**Assignment**
Where "Initially" appears in a line of the entries below, that line should be copied.

**Study material**
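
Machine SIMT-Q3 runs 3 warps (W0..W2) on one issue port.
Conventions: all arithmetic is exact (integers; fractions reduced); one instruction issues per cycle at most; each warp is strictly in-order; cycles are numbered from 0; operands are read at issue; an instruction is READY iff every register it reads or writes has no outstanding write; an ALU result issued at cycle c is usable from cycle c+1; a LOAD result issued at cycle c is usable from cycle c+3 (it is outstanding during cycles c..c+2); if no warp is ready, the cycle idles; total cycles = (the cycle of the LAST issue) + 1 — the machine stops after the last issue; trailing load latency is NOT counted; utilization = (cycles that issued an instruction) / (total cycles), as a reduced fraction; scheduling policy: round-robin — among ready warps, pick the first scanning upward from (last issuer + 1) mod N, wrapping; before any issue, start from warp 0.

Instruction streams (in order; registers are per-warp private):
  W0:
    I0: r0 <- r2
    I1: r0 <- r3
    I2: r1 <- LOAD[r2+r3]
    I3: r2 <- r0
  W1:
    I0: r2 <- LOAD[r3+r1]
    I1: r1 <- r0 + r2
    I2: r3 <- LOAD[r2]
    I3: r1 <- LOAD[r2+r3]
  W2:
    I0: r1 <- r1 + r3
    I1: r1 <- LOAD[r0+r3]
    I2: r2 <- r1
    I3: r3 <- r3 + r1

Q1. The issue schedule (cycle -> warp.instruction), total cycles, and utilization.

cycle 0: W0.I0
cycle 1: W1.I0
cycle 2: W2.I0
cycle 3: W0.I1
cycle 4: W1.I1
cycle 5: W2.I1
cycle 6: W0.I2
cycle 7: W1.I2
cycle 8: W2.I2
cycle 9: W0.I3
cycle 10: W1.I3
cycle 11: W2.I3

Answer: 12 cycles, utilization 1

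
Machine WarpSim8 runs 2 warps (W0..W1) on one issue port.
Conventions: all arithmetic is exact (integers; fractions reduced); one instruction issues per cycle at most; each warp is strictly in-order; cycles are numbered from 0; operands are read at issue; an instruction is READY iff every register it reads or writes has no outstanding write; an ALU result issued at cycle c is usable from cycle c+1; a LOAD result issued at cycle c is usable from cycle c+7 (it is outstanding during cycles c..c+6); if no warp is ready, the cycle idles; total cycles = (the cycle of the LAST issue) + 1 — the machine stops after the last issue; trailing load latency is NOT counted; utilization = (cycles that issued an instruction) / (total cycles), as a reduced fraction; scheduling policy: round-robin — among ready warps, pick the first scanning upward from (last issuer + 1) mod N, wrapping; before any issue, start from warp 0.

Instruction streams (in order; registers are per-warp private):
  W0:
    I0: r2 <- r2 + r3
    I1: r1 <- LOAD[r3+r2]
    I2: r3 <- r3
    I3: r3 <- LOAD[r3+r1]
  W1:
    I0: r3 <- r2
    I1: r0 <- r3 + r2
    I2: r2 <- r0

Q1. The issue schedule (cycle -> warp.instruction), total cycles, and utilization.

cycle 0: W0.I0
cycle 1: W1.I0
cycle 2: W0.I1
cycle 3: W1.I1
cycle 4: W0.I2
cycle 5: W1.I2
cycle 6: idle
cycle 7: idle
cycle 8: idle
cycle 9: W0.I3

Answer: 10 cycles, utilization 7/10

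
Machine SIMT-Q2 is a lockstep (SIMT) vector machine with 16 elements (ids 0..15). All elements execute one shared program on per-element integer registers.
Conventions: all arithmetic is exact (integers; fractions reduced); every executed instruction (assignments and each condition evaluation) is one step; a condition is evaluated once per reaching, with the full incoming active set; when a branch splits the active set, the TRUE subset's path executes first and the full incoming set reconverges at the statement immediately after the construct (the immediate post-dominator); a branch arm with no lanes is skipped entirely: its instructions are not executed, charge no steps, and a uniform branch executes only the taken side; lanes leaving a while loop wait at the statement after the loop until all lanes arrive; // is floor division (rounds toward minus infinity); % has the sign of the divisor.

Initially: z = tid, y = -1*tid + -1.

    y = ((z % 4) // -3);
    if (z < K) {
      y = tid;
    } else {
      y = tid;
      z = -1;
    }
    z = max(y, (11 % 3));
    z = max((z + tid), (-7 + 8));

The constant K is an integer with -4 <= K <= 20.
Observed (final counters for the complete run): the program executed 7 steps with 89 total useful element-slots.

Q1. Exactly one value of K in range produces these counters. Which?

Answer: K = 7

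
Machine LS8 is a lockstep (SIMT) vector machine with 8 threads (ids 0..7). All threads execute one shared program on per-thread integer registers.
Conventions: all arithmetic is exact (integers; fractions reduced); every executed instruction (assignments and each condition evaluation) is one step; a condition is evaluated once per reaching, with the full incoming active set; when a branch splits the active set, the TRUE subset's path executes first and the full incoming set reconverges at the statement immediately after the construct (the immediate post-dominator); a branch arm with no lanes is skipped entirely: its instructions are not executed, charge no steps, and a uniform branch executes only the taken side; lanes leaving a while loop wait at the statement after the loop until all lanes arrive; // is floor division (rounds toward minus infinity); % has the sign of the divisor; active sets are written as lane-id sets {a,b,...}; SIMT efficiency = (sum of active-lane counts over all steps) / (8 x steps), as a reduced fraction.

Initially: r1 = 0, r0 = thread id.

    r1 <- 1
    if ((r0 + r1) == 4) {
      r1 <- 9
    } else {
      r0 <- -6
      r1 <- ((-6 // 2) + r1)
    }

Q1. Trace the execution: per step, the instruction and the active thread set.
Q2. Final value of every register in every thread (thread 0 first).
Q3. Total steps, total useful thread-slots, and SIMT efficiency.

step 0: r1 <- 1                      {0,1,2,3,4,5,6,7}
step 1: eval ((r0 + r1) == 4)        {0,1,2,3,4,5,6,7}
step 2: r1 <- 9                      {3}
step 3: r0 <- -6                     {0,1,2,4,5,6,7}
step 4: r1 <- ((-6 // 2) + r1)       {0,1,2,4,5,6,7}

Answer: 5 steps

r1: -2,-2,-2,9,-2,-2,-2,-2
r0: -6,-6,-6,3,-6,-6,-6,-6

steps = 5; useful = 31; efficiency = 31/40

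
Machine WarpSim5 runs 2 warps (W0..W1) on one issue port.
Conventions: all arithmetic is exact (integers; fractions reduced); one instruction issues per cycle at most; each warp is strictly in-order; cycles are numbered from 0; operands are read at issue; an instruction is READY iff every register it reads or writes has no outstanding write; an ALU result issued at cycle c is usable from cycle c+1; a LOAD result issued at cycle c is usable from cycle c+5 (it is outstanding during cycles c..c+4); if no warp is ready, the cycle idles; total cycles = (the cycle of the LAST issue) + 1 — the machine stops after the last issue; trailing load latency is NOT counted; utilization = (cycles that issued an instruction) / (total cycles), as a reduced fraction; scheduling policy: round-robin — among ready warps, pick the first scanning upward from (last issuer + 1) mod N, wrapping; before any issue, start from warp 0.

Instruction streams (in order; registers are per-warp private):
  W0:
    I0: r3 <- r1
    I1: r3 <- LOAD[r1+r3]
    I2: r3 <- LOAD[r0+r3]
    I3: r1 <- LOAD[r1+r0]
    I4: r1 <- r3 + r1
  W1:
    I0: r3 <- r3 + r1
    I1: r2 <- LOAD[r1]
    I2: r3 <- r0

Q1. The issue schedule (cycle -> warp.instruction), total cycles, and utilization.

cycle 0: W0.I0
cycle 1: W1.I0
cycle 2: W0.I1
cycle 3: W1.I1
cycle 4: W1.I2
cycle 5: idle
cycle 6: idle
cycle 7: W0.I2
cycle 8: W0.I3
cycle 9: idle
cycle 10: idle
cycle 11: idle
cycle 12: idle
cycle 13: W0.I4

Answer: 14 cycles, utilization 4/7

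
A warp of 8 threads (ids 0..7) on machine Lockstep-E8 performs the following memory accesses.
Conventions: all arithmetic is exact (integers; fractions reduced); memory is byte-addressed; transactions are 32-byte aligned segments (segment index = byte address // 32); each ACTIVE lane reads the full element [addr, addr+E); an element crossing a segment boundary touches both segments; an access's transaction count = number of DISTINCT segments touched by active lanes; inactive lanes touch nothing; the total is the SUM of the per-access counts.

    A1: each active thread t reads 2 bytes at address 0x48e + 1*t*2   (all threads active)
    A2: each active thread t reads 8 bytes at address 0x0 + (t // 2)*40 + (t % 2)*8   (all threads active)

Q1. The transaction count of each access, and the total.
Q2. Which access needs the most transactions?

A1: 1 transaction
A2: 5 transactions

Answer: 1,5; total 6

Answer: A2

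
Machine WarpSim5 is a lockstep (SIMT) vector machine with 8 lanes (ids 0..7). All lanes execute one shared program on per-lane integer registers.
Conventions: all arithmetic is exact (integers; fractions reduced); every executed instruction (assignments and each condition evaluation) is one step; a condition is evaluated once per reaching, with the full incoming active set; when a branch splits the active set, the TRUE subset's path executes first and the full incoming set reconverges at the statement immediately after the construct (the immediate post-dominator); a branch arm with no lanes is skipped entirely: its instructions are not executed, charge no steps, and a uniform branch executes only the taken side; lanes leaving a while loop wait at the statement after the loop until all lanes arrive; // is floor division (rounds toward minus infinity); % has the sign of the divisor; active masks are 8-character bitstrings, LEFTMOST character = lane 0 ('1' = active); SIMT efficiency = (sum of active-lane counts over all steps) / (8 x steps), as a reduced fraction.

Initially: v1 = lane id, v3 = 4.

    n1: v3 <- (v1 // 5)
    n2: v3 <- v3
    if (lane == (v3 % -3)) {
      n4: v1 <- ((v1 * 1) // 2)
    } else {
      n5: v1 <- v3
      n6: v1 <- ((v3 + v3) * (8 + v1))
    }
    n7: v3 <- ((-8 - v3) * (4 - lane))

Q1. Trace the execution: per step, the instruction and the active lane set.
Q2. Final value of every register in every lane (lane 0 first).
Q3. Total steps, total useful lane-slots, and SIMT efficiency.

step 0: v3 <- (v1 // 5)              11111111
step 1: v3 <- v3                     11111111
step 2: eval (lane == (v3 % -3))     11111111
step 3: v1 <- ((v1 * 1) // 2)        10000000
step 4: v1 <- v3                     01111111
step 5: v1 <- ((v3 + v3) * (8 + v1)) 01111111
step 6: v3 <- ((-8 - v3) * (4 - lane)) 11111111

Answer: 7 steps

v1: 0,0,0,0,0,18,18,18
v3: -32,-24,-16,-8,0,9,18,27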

**Answer to this task**
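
Initially: z = tid, y = -1*tid + -1.
Initially: r1 = 0, r0 = thread id.
Initially: v1 = lane id, v3 = 4.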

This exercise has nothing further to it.